[Exercise prompt] For the records that follow, return only the count of lines containing the string "starred".

Stored data:
====
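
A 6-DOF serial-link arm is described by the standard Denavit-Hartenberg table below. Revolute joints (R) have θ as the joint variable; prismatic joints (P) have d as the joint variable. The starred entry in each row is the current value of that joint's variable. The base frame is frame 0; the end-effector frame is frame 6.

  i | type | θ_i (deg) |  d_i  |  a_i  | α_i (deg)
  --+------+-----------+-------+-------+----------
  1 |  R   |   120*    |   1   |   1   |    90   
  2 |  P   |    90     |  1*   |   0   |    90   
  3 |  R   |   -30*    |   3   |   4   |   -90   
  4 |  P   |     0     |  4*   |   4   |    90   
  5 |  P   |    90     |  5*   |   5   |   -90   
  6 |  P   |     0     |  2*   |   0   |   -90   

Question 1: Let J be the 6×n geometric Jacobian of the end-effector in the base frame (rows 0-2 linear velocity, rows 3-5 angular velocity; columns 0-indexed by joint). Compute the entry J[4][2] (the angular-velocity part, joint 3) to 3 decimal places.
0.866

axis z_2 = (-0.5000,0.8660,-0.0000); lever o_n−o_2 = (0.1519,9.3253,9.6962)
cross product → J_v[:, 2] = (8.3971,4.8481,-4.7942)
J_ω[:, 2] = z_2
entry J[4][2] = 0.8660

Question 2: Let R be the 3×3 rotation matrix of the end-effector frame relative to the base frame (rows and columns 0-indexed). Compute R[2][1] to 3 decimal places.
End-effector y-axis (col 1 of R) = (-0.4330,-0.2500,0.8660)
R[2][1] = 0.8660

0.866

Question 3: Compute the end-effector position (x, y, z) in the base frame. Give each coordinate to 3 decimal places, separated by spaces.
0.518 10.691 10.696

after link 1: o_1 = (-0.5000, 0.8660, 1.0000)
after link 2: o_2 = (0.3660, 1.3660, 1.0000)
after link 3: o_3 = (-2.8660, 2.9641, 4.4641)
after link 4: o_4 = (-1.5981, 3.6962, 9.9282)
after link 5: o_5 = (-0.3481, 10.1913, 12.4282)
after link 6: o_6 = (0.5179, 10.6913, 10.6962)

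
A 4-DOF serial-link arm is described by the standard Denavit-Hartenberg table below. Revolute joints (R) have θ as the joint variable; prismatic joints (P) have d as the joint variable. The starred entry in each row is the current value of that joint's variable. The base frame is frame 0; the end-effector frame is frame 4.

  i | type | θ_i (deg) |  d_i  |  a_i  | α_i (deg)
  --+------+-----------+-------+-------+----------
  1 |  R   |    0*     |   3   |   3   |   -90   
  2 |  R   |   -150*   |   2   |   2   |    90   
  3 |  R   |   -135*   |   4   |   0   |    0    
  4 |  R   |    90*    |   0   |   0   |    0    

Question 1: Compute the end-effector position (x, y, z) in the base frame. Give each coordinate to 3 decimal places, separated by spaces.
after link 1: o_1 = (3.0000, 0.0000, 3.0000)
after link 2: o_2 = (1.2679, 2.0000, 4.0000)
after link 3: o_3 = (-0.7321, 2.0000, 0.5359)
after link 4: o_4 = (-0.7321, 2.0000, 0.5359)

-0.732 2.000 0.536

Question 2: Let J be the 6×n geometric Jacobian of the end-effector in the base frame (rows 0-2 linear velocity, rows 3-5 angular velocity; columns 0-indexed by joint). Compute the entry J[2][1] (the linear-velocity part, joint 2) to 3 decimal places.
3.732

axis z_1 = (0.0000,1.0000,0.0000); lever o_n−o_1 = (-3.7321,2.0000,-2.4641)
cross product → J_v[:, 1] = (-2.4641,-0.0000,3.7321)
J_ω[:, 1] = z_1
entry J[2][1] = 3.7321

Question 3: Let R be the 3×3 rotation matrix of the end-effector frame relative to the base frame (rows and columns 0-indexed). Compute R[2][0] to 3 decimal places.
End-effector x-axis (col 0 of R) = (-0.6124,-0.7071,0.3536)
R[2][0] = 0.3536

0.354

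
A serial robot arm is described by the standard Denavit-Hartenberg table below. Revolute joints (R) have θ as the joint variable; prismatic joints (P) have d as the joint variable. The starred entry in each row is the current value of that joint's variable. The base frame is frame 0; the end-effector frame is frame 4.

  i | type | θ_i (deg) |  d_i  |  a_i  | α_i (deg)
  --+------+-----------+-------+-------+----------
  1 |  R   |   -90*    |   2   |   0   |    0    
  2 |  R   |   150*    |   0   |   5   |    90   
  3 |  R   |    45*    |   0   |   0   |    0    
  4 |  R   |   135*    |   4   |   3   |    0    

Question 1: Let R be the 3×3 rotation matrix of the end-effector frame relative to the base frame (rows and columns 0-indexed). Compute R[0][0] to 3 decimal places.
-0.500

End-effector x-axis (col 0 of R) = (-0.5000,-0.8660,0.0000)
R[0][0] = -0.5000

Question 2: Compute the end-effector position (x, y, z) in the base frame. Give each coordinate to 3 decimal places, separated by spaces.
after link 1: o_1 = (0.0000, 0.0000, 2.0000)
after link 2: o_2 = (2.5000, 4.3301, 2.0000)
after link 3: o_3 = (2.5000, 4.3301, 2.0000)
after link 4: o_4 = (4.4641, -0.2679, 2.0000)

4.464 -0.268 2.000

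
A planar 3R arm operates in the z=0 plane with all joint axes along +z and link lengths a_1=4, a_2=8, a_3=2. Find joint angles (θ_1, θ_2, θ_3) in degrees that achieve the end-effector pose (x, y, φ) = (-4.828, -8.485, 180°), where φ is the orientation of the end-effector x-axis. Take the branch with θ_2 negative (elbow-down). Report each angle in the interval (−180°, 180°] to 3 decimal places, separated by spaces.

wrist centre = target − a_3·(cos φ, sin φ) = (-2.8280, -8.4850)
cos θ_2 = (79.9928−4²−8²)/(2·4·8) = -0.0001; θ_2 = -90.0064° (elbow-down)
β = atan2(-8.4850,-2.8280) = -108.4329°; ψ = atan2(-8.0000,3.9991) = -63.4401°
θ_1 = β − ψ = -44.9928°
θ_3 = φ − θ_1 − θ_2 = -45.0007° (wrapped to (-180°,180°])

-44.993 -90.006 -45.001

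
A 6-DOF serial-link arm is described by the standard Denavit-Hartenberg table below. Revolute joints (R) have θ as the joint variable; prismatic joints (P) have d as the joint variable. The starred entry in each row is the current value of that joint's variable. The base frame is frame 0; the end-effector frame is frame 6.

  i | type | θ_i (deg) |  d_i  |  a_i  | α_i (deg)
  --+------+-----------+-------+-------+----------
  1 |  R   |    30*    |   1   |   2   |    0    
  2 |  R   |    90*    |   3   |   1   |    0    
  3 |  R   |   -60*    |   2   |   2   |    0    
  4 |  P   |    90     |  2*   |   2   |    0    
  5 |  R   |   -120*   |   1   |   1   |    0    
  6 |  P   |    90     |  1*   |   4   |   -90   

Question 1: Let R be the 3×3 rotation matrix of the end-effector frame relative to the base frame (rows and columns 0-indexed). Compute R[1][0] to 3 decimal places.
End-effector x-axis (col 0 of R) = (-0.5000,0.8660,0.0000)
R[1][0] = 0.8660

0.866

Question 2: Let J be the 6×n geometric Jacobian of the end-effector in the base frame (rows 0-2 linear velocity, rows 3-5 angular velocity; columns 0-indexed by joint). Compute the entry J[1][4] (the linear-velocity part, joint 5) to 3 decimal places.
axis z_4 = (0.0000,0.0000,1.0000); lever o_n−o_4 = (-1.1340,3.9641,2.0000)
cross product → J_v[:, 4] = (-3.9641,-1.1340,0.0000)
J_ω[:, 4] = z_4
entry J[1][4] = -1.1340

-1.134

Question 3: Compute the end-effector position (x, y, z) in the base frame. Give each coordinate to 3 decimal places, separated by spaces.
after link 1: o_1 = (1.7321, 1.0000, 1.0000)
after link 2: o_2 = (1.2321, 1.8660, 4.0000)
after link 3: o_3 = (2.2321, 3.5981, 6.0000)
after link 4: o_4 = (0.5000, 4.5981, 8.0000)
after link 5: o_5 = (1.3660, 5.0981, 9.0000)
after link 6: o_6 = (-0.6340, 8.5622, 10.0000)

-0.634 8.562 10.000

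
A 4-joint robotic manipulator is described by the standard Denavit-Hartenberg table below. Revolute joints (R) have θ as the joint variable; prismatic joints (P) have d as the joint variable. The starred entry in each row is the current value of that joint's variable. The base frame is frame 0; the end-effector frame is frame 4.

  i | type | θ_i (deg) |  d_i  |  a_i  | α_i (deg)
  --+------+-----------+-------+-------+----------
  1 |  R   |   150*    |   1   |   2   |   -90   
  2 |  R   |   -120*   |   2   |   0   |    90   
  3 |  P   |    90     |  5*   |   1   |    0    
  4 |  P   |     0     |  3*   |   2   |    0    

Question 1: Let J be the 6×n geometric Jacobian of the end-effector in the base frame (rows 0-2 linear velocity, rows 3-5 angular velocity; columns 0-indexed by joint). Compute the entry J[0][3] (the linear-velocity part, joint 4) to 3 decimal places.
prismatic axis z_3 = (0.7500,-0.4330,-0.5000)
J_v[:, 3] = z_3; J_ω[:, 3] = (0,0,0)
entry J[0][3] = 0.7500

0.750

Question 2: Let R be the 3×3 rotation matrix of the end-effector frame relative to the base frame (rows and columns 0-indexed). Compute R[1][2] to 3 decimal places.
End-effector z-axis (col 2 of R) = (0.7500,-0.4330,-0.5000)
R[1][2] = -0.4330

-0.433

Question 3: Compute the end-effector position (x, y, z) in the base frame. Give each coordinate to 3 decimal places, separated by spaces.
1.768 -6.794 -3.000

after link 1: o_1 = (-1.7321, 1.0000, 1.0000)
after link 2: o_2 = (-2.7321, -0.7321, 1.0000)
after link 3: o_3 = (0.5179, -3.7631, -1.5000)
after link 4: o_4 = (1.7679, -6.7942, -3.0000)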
====
[Solution to the exercise] 5